What you need to do
Your answer should be the entries, repeated exactly.

(Beginning of Data supplied)

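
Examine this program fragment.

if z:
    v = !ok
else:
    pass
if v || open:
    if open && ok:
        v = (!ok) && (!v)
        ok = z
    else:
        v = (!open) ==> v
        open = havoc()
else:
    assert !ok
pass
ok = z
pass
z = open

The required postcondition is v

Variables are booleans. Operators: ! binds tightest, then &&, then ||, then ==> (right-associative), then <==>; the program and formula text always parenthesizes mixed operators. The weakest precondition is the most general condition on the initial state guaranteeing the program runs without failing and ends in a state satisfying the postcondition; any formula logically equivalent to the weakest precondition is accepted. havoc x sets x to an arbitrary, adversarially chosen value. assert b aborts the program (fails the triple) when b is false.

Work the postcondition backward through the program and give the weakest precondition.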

(End of Data supplied)

Task response
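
Examine this program fragment.

if z:
    v = !ok
else:
    pass
if v || open:
    if open && ok:
        v = (!ok) && (!v)
        ok = z
    else:
        v = (!open) ==> v
        open = havoc()
else:
    assert !ok
pass
ok = z
pass
z = open

The required postcondition is v

Variables are booleans. Operators: ! binds tightest, then &&, then ||, then ==> (right-associative), then <==>; the program and formula text always parenthesizes mixed operators. The weakest precondition is the most general condition on the initial state guaranteeing the program runs without failing and ends in a state satisfying the postcondition; any formula logically equivalent to the weakest precondition is accepted. havoc x sets x to an arbitrary, adversarially chosen value. assert b aborts the program (fails the triple) when b is false.

Work the postcondition backward through the program and give the weakest precondition.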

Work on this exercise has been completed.